• [ASSIGNMENT]: Take each line from the entries that holds "What" and copy it out.

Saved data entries

###

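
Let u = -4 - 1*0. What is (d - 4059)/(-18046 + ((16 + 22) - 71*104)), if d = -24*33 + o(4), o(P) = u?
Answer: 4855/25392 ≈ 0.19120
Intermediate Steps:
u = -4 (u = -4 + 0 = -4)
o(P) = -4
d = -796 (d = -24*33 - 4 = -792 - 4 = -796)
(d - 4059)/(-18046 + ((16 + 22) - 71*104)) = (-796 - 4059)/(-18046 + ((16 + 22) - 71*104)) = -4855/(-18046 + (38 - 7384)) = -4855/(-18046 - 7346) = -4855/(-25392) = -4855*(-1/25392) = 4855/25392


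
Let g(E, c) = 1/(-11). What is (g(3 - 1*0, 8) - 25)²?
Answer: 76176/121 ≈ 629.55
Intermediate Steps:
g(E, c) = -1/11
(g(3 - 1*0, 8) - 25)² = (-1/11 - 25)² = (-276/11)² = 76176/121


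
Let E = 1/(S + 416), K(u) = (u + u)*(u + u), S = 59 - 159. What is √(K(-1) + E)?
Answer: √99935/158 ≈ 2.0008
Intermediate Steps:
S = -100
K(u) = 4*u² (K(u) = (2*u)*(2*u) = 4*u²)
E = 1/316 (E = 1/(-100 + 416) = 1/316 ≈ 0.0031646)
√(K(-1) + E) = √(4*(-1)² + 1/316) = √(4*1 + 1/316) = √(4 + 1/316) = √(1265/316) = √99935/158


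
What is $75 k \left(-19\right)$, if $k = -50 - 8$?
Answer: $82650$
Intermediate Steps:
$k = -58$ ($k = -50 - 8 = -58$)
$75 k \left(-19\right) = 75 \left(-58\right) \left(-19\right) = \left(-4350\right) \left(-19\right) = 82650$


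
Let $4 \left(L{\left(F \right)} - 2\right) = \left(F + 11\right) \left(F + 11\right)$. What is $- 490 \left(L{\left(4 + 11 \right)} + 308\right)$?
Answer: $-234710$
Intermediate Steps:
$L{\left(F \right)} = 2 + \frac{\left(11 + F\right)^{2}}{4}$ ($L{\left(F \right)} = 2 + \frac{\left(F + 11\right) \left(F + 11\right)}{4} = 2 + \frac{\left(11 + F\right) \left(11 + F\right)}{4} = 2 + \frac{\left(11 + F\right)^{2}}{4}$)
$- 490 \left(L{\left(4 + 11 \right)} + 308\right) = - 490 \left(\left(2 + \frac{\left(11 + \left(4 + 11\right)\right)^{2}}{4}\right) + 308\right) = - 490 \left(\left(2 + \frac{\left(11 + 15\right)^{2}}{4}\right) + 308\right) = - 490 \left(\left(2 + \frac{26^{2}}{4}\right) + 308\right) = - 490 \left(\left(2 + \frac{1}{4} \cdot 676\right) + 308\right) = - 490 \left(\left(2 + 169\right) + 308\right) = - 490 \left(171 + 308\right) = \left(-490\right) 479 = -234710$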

###

• [TASK RESULT]:
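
Let u = -4 - 1*0. What is (d - 4059)/(-18046 + ((16 + 22) - 71*104)), if d = -24*33 + o(4), o(P) = u?
Let g(E, c) = 1/(-11). What is (g(3 - 1*0, 8) - 25)²?
Let E = 1/(S + 416), K(u) = (u + u)*(u + u), S = 59 - 159. What is √(K(-1) + E)?
What is $75 k \left(-19\right)$, if $k = -50 - 8$?
Let $4 \left(L{\left(F \right)} - 2\right) = \left(F + 11\right) \left(F + 11\right)$. What is $- 490 \left(L{\left(4 + 11 \right)} + 308\right)$?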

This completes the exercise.